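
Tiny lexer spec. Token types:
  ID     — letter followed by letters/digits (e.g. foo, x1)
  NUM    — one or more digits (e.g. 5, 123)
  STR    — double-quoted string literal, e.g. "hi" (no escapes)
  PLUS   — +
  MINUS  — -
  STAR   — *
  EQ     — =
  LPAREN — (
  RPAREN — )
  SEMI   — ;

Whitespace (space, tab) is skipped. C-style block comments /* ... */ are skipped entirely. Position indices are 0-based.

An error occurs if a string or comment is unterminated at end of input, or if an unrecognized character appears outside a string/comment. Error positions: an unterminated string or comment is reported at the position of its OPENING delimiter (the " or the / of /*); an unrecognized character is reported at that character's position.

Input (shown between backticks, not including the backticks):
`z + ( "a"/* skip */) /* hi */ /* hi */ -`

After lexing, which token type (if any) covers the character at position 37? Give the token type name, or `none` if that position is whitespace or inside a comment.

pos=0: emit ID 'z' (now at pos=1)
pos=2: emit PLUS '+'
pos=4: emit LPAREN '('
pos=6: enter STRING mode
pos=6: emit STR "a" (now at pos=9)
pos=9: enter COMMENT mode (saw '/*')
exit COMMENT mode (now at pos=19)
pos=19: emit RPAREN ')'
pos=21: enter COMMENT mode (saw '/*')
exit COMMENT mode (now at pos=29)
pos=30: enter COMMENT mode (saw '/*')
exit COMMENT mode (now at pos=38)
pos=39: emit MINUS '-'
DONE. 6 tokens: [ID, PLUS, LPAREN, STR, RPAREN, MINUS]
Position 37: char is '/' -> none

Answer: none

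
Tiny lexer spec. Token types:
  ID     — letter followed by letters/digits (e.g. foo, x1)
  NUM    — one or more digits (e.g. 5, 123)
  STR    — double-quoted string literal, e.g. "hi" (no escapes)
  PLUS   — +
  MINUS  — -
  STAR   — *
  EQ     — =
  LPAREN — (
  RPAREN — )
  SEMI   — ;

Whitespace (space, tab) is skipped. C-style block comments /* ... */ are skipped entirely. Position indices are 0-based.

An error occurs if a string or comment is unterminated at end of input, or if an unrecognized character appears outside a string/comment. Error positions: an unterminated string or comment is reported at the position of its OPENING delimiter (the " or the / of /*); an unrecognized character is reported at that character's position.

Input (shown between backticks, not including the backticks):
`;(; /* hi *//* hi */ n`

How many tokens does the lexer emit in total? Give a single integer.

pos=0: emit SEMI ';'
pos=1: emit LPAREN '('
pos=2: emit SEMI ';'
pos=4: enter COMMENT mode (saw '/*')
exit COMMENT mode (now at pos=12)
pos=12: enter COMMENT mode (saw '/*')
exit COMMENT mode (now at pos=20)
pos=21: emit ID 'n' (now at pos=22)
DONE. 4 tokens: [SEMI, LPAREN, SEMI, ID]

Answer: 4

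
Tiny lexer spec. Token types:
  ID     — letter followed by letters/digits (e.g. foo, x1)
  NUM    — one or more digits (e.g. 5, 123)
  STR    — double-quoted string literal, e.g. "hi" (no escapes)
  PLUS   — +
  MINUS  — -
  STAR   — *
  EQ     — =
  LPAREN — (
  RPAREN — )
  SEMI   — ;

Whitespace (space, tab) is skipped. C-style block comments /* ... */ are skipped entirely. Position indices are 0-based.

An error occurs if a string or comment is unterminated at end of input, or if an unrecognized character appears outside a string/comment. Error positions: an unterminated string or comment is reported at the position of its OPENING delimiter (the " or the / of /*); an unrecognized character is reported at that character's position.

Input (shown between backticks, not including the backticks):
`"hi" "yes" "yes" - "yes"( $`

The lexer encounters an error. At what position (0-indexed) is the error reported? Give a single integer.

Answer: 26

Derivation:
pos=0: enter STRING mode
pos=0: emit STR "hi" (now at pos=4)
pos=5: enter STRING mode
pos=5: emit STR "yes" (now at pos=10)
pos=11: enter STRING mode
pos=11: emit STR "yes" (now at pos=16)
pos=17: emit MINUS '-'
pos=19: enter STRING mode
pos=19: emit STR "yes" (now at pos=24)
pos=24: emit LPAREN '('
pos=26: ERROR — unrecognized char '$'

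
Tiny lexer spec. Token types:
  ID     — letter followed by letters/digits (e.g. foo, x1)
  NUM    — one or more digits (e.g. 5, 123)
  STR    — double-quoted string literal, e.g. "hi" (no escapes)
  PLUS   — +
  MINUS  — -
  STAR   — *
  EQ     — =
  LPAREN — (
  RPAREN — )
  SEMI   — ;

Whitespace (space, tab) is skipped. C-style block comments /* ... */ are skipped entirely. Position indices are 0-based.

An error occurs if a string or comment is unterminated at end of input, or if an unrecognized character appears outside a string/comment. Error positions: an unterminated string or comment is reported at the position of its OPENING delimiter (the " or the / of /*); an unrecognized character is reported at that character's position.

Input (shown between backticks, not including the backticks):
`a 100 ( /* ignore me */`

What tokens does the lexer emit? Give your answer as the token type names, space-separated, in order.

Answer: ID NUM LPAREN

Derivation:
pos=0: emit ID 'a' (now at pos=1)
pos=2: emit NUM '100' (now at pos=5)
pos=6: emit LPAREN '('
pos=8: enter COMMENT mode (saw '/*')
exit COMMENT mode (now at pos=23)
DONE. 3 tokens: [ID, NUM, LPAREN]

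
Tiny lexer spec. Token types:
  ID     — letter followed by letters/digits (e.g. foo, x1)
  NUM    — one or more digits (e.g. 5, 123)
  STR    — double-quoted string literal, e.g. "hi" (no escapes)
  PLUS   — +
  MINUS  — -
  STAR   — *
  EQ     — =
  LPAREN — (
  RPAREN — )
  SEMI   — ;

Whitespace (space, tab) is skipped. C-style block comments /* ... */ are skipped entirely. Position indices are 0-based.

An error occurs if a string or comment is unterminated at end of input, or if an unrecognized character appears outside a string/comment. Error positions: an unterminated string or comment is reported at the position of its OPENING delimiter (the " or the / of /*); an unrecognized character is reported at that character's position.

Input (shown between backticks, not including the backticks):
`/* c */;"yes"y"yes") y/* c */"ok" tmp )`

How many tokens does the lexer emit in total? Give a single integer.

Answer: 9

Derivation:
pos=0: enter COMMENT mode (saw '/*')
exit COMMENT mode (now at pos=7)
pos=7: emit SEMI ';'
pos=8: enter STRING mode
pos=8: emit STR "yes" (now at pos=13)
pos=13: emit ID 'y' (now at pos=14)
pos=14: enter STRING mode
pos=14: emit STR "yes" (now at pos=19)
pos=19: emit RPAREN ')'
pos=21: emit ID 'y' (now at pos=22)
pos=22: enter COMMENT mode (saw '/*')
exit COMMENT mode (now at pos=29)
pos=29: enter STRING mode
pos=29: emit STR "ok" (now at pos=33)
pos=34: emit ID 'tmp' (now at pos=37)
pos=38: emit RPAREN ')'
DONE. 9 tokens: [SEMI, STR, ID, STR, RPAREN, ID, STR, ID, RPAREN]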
::::
* [Your objective]: Could you output every record above exactly as written?

* [Result for this task]:
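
Tiny lexer spec. Token types:
  ID     — letter followed by letters/digits (e.g. foo, x1)
  NUM    — one or more digits (e.g. 5, 123)
  STR    — double-quoted string literal, e.g. "hi" (no escapes)
  PLUS   — +
  MINUS  — -
  STAR   — *
  EQ     — =
  LPAREN — (
  RPAREN — )
  SEMI   — ;

Whitespace (space, tab) is skipped. C-style block comments /* ... */ are skipped entirely. Position indices are 0-based.

An error occurs if a string or comment is unterminated at end of input, or if an unrecognized character appears outside a string/comment. Error positions: an unterminated string or comment is reported at the position of its OPENING delimiter (the " or the / of /*); an unrecognized character is reported at that character's position.

Input (shown between backticks, not including the backticks):
`z + ( "a"/* skip */) /* hi */ /* hi */ -`

After lexing, which token type (if any) covers the character at position 37? Give the token type name, or `none` if that position is whitespace or inside a comment.

pos=0: emit ID 'z' (now at pos=1)
pos=2: emit PLUS '+'
pos=4: emit LPAREN '('
pos=6: enter STRING mode
pos=6: emit STR "a" (now at pos=9)
pos=9: enter COMMENT mode (saw '/*')
exit COMMENT mode (now at pos=19)
pos=19: emit RPAREN ')'
pos=21: enter COMMENT mode (saw '/*')
exit COMMENT mode (now at pos=29)
pos=30: enter COMMENT mode (saw '/*')
exit COMMENT mode (now at pos=38)
pos=39: emit MINUS '-'
DONE. 6 tokens: [ID, PLUS, LPAREN, STR, RPAREN, MINUS]
Position 37: char is '/' -> none

Answer: none

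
Tiny lexer spec. Token types:
  ID     — letter followed by letters/digits (e.g. foo, x1)
  NUM    — one or more digits (e.g. 5, 123)
  STR    — double-quoted string literal, e.g. "hi" (no escapes)
  PLUS   — +
  MINUS  — -
  STAR   — *
  EQ     — =
  LPAREN — (
  RPAREN — )
  SEMI   — ;

Whitespace (space, tab) is skipped. C-style block comments /* ... */ are skipped entirely. Position indices are 0-based.

An error occurs if a string or comment is unterminated at end of input, or if an unrecognized character appears outside a string/comment. Error positions: an unterminated string or comment is reported at the position of its OPENING delimiter (the " or the / of /*); an unrecognized character is reported at that character's position.

Input (shown between backticks, not including the backticks):
`;(; /* hi *//* hi */ n`

How many tokens does the lexer emit in total? Give a single integer.

pos=0: emit SEMI ';'
pos=1: emit LPAREN '('
pos=2: emit SEMI ';'
pos=4: enter COMMENT mode (saw '/*')
exit COMMENT mode (now at pos=12)
pos=12: enter COMMENT mode (saw '/*')
exit COMMENT mode (now at pos=20)
pos=21: emit ID 'n' (now at pos=22)
DONE. 4 tokens: [SEMI, LPAREN, SEMI, ID]

Answer: 4

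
Tiny lexer spec. Token types:
  ID     — letter followed by letters/digits (e.g. foo, x1)
  NUM    — one or more digits (e.g. 5, 123)
  STR    — double-quoted string literal, e.g. "hi" (no escapes)
  PLUS   — +
  MINUS  — -
  STAR   — *
  EQ     — =
  LPAREN — (
  RPAREN — )
  SEMI   — ;

Whitespace (space, tab) is skipped. C-style block comments /* ... */ are skipped entirely. Position indices are 0-based.

An error occurs if a string or comment is unterminated at end of input, or if an unrecognized character appears outside a string/comment. Error positions: an unterminated string or comment is reported at the position of its OPENING delimiter (the " or the / of /*); an unrecognized character is reported at that character's position.

Input (shown between backticks, not including the backticks):
`"hi" "yes" "yes" - "yes"( $`

The lexer encounters an error. At what position (0-indexed) is the error reported? Give a single integer.

Answer: 26

Derivation:
pos=0: enter STRING mode
pos=0: emit STR "hi" (now at pos=4)
pos=5: enter STRING mode
pos=5: emit STR "yes" (now at pos=10)
pos=11: enter STRING mode
pos=11: emit STR "yes" (now at pos=16)
pos=17: emit MINUS '-'
pos=19: enter STRING mode
pos=19: emit STR "yes" (now at pos=24)
pos=24: emit LPAREN '('
pos=26: ERROR — unrecognized char '$'

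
Tiny lexer spec. Token types:
  ID     — letter followed by letters/digits (e.g. foo, x1)
  NUM    — one or more digits (e.g. 5, 123)
  STR    — double-quoted string literal, e.g. "hi" (no escapes)
  PLUS   — +
  MINUS  — -
  STAR   — *
  EQ     — =
  LPAREN — (
  RPAREN — )
  SEMI   — ;

Whitespace (space, tab) is skipped. C-style block comments /* ... */ are skipped entirely. Position indices are 0-based.

An error occurs if a string or comment is unterminated at end of input, or if an unrecognized character appears outside a string/comment. Error positions: an unterminated string or comment is reported at the position of its OPENING delimiter (the " or the / of /*); an unrecognized character is reported at that character's position.

Input (shown between backticks, not including the backticks):
`a 100 ( /* ignore me */`

What tokens does the lexer emit? Give your answer as the token type names, space-separated, in order.

Answer: ID NUM LPAREN

Derivation:
pos=0: emit ID 'a' (now at pos=1)
pos=2: emit NUM '100' (now at pos=5)
pos=6: emit LPAREN '('
pos=8: enter COMMENT mode (saw '/*')
exit COMMENT mode (now at pos=23)
DONE. 3 tokens: [ID, NUM, LPAREN]

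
Tiny lexer spec. Token types:
  ID     — letter followed by letters/digits (e.g. foo, x1)
  NUM    — one or more digits (e.g. 5, 123)
  STR    — double-quoted string literal, e.g. "hi" (no escapes)
  PLUS   — +
  MINUS  — -
  STAR   — *
  EQ     — =
  LPAREN — (
  RPAREN — )
  SEMI   — ;

Whitespace (space, tab) is skipped. C-style block comments /* ... */ are skipped entirely. Position indices are 0-based.

An error occurs if a string or comment is unterminated at end of input, or if an unrecognized character appears outside a string/comment. Error positions: an unterminated string or comment is reported at the position of its OPENING delimiter (the " or the / of /*); an unrecognized character is reported at that character's position.

Input (shown between backticks, not including the backticks):
`/* c */;"yes"y"yes") y/* c */"ok" tmp )`

How many tokens does the lexer emit in total? Give a single integer.

Answer: 9

Derivation:
pos=0: enter COMMENT mode (saw '/*')
exit COMMENT mode (now at pos=7)
pos=7: emit SEMI ';'
pos=8: enter STRING mode
pos=8: emit STR "yes" (now at pos=13)
pos=13: emit ID 'y' (now at pos=14)
pos=14: enter STRING mode
pos=14: emit STR "yes" (now at pos=19)
pos=19: emit RPAREN ')'
pos=21: emit ID 'y' (now at pos=22)
pos=22: enter COMMENT mode (saw '/*')
exit COMMENT mode (now at pos=29)
pos=29: enter STRING mode
pos=29: emit STR "ok" (now at pos=33)
pos=34: emit ID 'tmp' (now at pos=37)
pos=38: emit RPAREN ')'
DONE. 9 tokens: [SEMI, STR, ID, STR, RPAREN, ID, STR, ID, RPAREN]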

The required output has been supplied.